### Problem to solve
Your task is to retype all of the records below with complete accuracy.

### Saved entries
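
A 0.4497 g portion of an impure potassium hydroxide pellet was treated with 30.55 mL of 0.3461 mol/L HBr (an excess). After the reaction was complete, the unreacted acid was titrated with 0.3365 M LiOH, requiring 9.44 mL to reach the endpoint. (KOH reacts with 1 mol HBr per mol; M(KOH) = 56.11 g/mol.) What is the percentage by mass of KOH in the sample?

92.3%

Total n(HBr) added = 0.3461 x 0.03055 = 0.01057 mol.
n(LiOH) used = 0.3365 x 0.009440 = 0.003177 mol, which equals the excess n(HBr).
So n(HBr) consumed by the sample = 0.01057 - 0.003177 = 0.007397 mol.
n(KOH) = 0.007397 / 1 = 0.007397 mol.
mass KOH = 0.007397 x 56.11 = 0.4150 g, so %KOH = 0.4150/0.4497 x 100 = 92.3%.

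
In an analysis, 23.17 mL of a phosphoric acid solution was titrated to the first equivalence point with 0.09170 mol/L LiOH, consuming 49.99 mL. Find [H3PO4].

n(LiOH) = 0.09170 x 0.04999 = 0.004584 mol.
At the first equivalence point, 1 mol OH^- react per mol H3PO4, so n(H3PO4) = 0.004584 / 1 = 0.004584 mol.
[H3PO4] = 0.004584 / 0.02317 L = 0.198 M.

0.198 M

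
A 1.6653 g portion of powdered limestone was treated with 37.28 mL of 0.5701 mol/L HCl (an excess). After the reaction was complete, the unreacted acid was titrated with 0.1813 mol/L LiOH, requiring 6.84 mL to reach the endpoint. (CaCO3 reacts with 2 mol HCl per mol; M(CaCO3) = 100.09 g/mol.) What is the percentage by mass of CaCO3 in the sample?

60.1%

Total n(HCl) added = 0.5701 x 0.03728 = 0.02125 mol.
n(LiOH) used = 0.1813 x 0.006840 = 0.001240 mol, which equals the excess n(HCl).
So n(HCl) consumed by the sample = 0.02125 - 0.001240 = 0.02001 mol.
n(CaCO3) = 0.02001 / 2 = 0.01001 mol.
mass CaCO3 = 0.01001 x 100.09 = 1.002 g, so %CaCO3 = 1.002/1.6653 x 100 = 60.1%.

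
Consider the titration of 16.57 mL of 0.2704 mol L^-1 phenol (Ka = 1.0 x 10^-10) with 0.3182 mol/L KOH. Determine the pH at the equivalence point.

11.58

n(C6H5OH) = 0.2704 x 0.01657 = 0.004481 mol; V(KOH) at equivalence = 0.004481/0.3182 = 0.01408 L.
At equivalence all the acid is converted to C6H5O-; total volume = 0.01657 + 0.01408 = 0.03065 L, so [C6H5O-] = 0.004481/0.03065 = 0.1462 M.
Kb = Kw/Ka = 1.0e-14 / 1.0 x 10^-10 = 0.000100.
[OH^-] = sqrt(Kb x [C6H5O-]) = sqrt(0.000100 x 0.1462) = 0.00382 M.
pOH = 2.42, so pH = 14.00 - 2.42 = 11.58.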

### Exercise answer
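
A 0.4497 g portion of an impure potassium hydroxide pellet was treated with 30.55 mL of 0.3461 mol/L HBr (an excess). After the reaction was complete, the unreacted acid was titrated with 0.3365 M LiOH, requiring 9.44 mL to reach the endpoint. (KOH reacts with 1 mol HBr per mol; M(KOH) = 56.11 g/mol.) What is the percentage by mass of KOH in the sample?

92.3%

Total n(HBr) added = 0.3461 x 0.03055 = 0.01057 mol.
n(LiOH) used = 0.3365 x 0.009440 = 0.003177 mol, which equals the excess n(HBr).
So n(HBr) consumed by the sample = 0.01057 - 0.003177 = 0.007397 mol.
n(KOH) = 0.007397 / 1 = 0.007397 mol.
mass KOH = 0.007397 x 56.11 = 0.4150 g, so %KOH = 0.4150/0.4497 x 100 = 92.3%.

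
In an analysis, 23.17 mL of a phosphoric acid solution was titrated to the first equivalence point with 0.09170 mol/L LiOH, consuming 49.99 mL. Find [H3PO4].

n(LiOH) = 0.09170 x 0.04999 = 0.004584 mol.
At the first equivalence point, 1 mol OH^- react per mol H3PO4, so n(H3PO4) = 0.004584 / 1 = 0.004584 mol.
[H3PO4] = 0.004584 / 0.02317 L = 0.198 M.

0.198 M

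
A 1.6653 g portion of powdered limestone was treated with 37.28 mL of 0.5701 mol/L HCl (an excess). After the reaction was complete, the unreacted acid was titrated with 0.1813 mol/L LiOH, requiring 6.84 mL to reach the endpoint. (CaCO3 reacts with 2 mol HCl per mol; M(CaCO3) = 100.09 g/mol.) What is the percentage by mass of CaCO3 in the sample?

60.1%

Total n(HCl) added = 0.5701 x 0.03728 = 0.02125 mol.
n(LiOH) used = 0.1813 x 0.006840 = 0.001240 mol, which equals the excess n(HCl).
So n(HCl) consumed by the sample = 0.02125 - 0.001240 = 0.02001 mol.
n(CaCO3) = 0.02001 / 2 = 0.01001 mol.
mass CaCO3 = 0.01001 x 100.09 = 1.002 g, so %CaCO3 = 1.002/1.6653 x 100 = 60.1%.

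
Consider the titration of 16.57 mL of 0.2704 mol L^-1 phenol (Ka = 1.0 x 10^-10) with 0.3182 mol/L KOH. Determine the pH at the equivalence point.

11.58

n(C6H5OH) = 0.2704 x 0.01657 = 0.004481 mol; V(KOH) at equivalence = 0.004481/0.3182 = 0.01408 L.
At equivalence all the acid is converted to C6H5O-; total volume = 0.01657 + 0.01408 = 0.03065 L, so [C6H5O-] = 0.004481/0.03065 = 0.1462 M.
Kb = Kw/Ka = 1.0e-14 / 1.0 x 10^-10 = 0.000100.
[OH^-] = sqrt(Kb x [C6H5O-]) = sqrt(0.000100 x 0.1462) = 0.00382 M.
pOH = 2.42, so pH = 14.00 - 2.42 = 11.58.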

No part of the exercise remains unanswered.